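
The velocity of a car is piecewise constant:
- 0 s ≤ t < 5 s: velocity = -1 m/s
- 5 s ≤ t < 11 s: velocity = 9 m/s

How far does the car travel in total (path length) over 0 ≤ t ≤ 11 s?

59 m

Distance (not displacement) is the total path length: add the absolute areas under v-t.
0–5 s: |-1| × 5 = 5 m
5–11 s: |9| × 6 = 54 m
Total distance = 59 m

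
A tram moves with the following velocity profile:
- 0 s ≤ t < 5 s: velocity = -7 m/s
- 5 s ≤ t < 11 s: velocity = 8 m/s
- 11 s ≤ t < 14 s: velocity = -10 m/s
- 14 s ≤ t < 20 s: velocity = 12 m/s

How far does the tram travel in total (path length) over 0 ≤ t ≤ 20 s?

185 m

Distance (not displacement) is the total path length: add the absolute areas under v-t.
0–5 s: |-7| × 5 = 35 m
5–11 s: |8| × 6 = 48 m
11–14 s: |-10| × 3 = 30 m
14–20 s: |12| × 6 = 72 m
Total distance = 185 m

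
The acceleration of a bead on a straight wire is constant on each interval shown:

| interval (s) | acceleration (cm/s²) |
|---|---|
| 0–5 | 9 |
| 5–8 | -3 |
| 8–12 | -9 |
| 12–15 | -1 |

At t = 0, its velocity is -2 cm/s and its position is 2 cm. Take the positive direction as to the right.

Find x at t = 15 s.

On each constant-a segment, Δv = aΔt and Δx = v₀Δt + ½aΔt²; chain segment to segment.
0–5 s: v starts -2 cm/s; Δx = -2·5 + ½·9·5² = 102.5 cm; v ends 43 cm/s.
5–8 s: v starts 43 cm/s; Δx = 43·3 + ½·-3·3² = 115.5 cm; v ends 34 cm/s.
8–12 s: v starts 34 cm/s; Δx = 34·4 + ½·-9·4² = 64 cm; v ends -2 cm/s.
12–15 s: v starts -2 cm/s; Δx = -2·3 + ½·-1·3² = -10.5 cm; v ends -5 cm/s.
x(15) = 2 + Σ Δx = 273.5 cm.

273.5 cm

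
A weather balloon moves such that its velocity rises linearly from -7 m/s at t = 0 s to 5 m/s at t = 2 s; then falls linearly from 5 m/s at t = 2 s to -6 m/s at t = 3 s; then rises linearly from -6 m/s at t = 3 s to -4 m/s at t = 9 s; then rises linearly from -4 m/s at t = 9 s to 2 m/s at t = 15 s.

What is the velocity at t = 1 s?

-1 m/s

On 0–2 s the graph is linear from -7 to 5 m/s: v(1) = -7 + (5 − -7)·(1 − 0)/(2 − 0) = -1 m/s.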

▸ **WHAT YOU HAVE TO DO**: Look above and return each line of the records exactly, from the very first through the line with "- 14 s ≤ t < 20 s: velocity = 12 m/s", both included.

▸ **EXERCISE SOLUTION**:
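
The velocity of a car is piecewise constant:
- 0 s ≤ t < 5 s: velocity = -1 m/s
- 5 s ≤ t < 11 s: velocity = 9 m/s

How far does the car travel in total (path length) over 0 ≤ t ≤ 11 s?

59 m

Distance (not displacement) is the total path length: add the absolute areas under v-t.
0–5 s: |-1| × 5 = 5 m
5–11 s: |9| × 6 = 54 m
Total distance = 59 m

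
A tram moves with the following velocity profile:
- 0 s ≤ t < 5 s: velocity = -7 m/s
- 5 s ≤ t < 11 s: velocity = 8 m/s
- 11 s ≤ t < 14 s: velocity = -10 m/s
- 14 s ≤ t < 20 s: velocity = 12 m/s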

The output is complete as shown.